:: TASK DETAILS ::
The result should be every line of the listing that contains "exact".

EXTRACTED DATA Start Marker

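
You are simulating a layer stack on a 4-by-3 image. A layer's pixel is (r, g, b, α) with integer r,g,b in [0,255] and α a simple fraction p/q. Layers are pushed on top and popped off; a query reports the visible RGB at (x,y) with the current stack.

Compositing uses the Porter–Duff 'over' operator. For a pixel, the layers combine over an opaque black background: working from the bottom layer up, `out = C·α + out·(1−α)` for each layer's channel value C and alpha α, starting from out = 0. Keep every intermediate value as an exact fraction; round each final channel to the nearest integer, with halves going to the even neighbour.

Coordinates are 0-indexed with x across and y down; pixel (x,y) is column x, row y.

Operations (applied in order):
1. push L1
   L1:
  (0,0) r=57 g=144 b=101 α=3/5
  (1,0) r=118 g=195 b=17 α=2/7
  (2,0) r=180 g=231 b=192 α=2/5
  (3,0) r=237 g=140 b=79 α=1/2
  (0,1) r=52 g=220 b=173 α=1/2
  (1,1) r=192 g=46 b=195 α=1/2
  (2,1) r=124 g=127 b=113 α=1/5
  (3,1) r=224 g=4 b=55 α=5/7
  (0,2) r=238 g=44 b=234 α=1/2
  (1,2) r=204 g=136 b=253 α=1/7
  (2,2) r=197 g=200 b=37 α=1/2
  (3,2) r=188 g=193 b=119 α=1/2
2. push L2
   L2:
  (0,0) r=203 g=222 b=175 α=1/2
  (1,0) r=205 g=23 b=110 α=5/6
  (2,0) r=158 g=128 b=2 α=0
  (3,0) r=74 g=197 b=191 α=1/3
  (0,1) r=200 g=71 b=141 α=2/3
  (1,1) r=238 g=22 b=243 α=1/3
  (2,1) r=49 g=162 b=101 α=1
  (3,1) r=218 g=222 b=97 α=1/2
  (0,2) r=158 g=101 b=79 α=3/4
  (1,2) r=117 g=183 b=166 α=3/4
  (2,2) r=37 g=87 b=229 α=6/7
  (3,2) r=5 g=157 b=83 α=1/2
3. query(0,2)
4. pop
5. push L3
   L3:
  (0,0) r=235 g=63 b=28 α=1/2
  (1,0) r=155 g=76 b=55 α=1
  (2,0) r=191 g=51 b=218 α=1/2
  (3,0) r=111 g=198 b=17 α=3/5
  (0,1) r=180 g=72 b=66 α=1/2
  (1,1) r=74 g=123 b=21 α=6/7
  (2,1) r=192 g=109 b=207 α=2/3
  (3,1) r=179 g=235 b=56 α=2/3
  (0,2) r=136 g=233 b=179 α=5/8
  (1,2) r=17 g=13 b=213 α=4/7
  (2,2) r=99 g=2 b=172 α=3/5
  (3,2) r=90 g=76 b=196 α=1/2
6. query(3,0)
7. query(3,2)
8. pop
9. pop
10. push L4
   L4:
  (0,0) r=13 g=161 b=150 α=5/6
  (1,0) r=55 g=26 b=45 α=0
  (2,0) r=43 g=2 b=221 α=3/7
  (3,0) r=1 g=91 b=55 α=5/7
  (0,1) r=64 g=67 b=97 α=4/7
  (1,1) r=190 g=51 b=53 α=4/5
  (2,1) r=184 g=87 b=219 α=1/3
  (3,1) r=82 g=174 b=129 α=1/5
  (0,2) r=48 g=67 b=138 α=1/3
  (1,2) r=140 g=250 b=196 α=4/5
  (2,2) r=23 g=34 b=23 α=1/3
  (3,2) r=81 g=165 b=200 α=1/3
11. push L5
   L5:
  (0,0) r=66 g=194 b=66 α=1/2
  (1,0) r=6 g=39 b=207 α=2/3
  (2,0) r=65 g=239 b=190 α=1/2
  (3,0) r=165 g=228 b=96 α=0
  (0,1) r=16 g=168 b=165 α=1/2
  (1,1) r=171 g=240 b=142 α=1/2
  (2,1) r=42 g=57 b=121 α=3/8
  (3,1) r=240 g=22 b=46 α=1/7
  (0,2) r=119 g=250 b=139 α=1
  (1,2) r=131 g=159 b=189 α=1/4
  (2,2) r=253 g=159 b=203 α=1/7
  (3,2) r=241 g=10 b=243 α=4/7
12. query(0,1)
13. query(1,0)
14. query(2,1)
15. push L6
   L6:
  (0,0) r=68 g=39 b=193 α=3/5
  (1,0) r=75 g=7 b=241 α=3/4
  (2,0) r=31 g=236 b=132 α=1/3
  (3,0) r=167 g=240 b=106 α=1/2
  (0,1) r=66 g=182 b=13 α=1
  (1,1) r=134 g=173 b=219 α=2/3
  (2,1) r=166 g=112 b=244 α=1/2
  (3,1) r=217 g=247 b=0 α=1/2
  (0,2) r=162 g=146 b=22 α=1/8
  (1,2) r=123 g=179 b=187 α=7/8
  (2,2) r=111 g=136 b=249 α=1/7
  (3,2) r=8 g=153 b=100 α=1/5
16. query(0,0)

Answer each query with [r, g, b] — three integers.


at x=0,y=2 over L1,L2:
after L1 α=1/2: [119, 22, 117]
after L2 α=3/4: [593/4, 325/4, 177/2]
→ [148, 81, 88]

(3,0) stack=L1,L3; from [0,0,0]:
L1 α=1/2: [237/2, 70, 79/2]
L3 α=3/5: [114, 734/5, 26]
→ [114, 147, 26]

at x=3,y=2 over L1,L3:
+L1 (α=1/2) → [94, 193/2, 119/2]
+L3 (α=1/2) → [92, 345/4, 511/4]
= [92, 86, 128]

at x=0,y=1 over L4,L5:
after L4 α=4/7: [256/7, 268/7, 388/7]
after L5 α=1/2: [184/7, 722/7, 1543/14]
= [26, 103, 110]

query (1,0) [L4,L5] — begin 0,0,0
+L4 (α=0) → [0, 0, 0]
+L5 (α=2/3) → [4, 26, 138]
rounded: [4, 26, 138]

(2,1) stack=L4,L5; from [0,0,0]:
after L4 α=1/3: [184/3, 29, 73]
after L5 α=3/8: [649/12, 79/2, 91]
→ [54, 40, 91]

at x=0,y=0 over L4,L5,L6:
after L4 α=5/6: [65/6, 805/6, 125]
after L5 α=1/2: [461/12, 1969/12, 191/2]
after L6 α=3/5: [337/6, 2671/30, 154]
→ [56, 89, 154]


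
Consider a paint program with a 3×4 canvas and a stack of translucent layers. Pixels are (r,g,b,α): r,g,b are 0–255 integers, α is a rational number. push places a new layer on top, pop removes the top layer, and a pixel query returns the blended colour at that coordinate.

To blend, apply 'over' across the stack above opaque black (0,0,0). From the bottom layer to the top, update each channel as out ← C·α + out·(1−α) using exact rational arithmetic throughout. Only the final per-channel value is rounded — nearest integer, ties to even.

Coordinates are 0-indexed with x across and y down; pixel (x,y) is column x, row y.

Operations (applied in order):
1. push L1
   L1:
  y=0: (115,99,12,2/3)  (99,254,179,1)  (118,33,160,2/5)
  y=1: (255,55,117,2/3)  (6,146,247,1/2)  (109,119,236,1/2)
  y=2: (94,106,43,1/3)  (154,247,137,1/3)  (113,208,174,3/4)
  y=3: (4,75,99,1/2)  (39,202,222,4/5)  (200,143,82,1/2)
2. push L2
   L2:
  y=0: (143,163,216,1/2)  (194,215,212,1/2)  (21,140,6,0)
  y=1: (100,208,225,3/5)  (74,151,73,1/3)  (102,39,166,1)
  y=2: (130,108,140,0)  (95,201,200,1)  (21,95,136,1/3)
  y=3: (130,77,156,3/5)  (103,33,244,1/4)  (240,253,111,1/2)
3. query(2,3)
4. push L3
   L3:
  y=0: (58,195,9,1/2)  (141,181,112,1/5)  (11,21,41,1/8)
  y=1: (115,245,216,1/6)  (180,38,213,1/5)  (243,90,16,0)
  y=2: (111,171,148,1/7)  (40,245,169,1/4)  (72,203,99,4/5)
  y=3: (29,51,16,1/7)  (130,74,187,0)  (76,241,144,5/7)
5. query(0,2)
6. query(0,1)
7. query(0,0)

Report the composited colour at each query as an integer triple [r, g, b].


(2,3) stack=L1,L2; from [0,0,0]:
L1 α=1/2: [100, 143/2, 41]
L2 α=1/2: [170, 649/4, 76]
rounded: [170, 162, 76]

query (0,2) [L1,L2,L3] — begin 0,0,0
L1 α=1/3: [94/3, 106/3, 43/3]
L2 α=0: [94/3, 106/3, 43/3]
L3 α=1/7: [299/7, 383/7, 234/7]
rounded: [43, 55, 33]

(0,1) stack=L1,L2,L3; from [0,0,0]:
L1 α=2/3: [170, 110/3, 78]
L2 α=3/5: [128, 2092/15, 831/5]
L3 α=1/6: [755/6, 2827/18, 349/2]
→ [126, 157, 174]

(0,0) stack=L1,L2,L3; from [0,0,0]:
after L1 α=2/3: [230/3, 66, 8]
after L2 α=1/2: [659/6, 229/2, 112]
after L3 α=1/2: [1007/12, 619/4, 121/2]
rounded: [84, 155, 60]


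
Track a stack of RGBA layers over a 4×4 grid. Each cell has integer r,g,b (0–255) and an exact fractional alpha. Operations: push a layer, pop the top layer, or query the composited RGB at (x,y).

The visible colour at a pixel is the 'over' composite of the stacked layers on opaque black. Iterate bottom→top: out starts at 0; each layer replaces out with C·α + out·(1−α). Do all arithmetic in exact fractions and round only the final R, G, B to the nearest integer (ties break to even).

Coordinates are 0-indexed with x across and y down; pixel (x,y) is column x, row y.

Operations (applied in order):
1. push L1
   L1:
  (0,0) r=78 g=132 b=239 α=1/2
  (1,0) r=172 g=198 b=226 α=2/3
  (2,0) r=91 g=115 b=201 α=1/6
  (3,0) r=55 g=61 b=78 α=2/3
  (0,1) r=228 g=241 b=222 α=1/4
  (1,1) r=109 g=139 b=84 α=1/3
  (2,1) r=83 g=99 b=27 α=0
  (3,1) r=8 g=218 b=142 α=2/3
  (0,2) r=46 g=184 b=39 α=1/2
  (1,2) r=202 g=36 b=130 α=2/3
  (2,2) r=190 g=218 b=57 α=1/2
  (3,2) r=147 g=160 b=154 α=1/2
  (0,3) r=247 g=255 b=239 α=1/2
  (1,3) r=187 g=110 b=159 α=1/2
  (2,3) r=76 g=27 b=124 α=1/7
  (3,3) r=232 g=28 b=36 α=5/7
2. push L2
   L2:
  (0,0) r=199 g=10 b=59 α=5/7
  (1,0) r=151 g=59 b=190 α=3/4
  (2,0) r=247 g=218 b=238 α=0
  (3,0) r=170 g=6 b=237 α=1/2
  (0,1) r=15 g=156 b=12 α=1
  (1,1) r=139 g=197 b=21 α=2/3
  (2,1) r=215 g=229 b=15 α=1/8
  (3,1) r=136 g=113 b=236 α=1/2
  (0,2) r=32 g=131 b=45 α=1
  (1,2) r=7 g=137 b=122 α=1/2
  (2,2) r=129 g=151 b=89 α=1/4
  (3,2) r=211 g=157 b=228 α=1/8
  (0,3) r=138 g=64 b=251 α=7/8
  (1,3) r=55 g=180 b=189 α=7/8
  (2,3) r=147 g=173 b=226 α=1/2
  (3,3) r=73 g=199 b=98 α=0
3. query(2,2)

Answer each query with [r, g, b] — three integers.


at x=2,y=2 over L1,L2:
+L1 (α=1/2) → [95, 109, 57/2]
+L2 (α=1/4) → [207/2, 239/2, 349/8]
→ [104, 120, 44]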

EXTRACTED DATA End Marker

:: ANSWER SPACE ::
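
Compositing uses the Porter–Duff 'over' operator. For a pixel, the layers combine over an opaque black background: working from the bottom layer up, `out = C·α + out·(1−α)` for each layer's channel value C and alpha α, starting from out = 0. Keep every intermediate value as an exact fraction; round each final channel to the nearest integer, with halves going to the even neighbour.
To blend, apply 'over' across the stack above opaque black (0,0,0). From the bottom layer to the top, update each channel as out ← C·α + out·(1−α) using exact rational arithmetic throughout. Only the final per-channel value is rounded — nearest integer, ties to even.
Track a stack of RGBA layers over a 4×4 grid. Each cell has integer r,g,b (0–255) and an exact fractional alpha. Operations: push a layer, pop the top layer, or query the composited RGB at (x,y).
The visible colour at a pixel is the 'over' composite of the stacked layers on opaque black. Iterate bottom→top: out starts at 0; each layer replaces out with C·α + out·(1−α). Do all arithmetic in exact fractions and round only the final R, G, B to the nearest integer (ties break to even).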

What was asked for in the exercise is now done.